TASK TO COMPLETE –
Please keep to the lines below from the one with "Scheduling a kickoff" through the one with "16:30-17:30 is fine.", and restate them word for word, ends included.

+ + + +

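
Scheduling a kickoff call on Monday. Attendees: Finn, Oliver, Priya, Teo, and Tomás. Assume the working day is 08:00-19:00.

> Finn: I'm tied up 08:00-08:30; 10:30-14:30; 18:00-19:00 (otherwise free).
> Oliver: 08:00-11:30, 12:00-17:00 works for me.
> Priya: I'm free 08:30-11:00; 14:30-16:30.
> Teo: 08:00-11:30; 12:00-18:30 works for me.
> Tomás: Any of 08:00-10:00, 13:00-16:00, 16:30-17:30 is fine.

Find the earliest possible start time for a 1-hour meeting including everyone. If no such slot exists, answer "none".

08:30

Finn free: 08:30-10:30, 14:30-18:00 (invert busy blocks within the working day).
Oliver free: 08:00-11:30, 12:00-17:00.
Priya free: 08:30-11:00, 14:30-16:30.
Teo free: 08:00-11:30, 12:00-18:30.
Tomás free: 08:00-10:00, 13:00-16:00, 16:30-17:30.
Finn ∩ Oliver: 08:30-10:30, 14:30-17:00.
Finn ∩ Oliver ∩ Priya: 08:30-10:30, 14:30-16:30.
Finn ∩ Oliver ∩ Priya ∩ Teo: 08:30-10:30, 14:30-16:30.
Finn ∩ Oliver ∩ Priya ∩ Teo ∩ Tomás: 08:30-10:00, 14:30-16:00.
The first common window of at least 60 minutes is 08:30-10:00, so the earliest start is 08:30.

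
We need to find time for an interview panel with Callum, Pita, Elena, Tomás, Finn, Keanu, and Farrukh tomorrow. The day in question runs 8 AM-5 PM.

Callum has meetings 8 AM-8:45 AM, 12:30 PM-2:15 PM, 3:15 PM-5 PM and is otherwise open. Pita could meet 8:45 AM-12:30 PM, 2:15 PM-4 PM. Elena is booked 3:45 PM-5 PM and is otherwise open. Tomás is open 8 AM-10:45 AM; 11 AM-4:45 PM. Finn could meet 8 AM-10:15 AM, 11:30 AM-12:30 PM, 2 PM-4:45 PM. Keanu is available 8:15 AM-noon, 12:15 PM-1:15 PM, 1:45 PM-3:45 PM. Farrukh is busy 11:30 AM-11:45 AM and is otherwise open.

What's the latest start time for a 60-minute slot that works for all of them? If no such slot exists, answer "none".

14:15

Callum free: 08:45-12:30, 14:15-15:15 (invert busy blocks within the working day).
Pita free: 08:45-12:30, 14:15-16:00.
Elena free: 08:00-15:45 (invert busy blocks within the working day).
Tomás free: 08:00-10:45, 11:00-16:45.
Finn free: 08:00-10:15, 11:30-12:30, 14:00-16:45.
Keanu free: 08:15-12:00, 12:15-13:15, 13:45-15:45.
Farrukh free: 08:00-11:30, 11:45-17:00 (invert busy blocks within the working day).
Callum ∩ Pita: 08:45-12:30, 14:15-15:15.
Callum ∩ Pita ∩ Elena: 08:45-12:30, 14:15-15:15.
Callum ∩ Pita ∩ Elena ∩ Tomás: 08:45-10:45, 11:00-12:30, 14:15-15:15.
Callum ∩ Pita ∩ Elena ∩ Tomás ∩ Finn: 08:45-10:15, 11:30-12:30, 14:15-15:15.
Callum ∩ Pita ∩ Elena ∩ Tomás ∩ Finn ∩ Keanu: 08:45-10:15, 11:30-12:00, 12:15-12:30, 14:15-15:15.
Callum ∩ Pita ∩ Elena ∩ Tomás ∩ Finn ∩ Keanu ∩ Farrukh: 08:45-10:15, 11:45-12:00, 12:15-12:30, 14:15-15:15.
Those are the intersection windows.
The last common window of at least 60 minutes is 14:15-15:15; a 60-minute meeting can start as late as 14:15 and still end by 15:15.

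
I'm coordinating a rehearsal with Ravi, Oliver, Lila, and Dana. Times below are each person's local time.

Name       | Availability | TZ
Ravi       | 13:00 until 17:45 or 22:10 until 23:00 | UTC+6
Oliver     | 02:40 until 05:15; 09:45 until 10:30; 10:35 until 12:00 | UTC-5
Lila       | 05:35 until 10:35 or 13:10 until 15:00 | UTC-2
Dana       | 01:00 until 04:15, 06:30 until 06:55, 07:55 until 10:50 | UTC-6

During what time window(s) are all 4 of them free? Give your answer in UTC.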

+ + + +

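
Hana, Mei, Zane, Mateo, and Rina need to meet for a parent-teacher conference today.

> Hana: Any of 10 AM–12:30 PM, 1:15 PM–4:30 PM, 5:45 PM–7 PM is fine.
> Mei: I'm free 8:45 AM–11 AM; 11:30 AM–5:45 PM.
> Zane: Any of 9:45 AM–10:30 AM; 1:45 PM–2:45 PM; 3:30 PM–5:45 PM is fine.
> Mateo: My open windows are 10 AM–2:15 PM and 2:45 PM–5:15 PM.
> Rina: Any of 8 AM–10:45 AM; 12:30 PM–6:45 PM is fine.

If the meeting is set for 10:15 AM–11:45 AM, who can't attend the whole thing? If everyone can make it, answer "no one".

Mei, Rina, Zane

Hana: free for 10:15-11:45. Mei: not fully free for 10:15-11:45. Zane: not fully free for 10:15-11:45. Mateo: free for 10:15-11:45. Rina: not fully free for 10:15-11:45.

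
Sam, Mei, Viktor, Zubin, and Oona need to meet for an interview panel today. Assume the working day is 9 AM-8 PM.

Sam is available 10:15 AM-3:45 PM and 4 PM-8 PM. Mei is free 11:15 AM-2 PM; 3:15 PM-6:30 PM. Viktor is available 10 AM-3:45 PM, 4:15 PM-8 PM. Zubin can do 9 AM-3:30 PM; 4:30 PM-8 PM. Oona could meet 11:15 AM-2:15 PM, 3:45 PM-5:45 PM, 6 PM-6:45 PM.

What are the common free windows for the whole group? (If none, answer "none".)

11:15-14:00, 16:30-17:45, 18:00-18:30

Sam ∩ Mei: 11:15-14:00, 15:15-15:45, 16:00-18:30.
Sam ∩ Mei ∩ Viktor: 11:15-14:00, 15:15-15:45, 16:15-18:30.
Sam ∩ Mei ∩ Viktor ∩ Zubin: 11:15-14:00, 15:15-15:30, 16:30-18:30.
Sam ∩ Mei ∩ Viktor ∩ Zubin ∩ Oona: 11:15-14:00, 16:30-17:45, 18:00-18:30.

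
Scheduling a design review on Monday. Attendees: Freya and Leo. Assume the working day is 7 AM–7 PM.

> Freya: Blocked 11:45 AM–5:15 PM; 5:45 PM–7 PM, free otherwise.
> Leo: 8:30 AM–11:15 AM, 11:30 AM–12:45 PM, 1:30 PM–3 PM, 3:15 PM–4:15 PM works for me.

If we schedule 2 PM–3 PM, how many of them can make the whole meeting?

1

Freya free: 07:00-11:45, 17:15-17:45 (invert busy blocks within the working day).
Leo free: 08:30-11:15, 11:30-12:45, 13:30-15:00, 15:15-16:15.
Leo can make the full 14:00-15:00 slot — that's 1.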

+ + + +

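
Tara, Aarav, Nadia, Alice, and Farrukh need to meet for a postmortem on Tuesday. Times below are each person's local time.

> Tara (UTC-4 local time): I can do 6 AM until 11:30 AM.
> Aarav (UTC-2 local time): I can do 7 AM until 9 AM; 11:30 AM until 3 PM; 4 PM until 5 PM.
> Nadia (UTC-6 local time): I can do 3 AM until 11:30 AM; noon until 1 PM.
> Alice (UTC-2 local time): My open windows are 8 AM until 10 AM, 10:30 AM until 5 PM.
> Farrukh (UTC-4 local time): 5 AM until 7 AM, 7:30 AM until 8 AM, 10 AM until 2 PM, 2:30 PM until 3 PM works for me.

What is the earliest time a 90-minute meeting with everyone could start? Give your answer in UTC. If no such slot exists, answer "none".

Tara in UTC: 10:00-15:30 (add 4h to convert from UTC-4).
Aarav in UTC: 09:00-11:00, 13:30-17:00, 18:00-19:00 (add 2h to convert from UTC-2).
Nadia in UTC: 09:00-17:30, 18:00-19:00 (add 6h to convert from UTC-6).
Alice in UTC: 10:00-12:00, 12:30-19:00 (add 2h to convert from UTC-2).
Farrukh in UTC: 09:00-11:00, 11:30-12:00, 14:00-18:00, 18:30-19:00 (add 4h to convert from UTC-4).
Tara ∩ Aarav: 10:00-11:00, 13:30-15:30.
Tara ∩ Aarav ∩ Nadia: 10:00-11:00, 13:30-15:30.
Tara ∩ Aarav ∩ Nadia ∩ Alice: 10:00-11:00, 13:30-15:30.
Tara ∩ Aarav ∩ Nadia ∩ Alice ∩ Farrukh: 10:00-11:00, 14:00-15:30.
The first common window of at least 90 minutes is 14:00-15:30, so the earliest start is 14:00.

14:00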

+ + + +

SOLUTION FOR THIS TASK –
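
Scheduling a kickoff call on Monday. Attendees: Finn, Oliver, Priya, Teo, and Tomás. Assume the working day is 08:00-19:00.

> Finn: I'm tied up 08:00-08:30; 10:30-14:30; 18:00-19:00 (otherwise free).
> Oliver: 08:00-11:30, 12:00-17:00 works for me.
> Priya: I'm free 08:30-11:00; 14:30-16:30.
> Teo: 08:00-11:30; 12:00-18:30 works for me.
> Tomás: Any of 08:00-10:00, 13:00-16:00, 16:30-17:30 is fine.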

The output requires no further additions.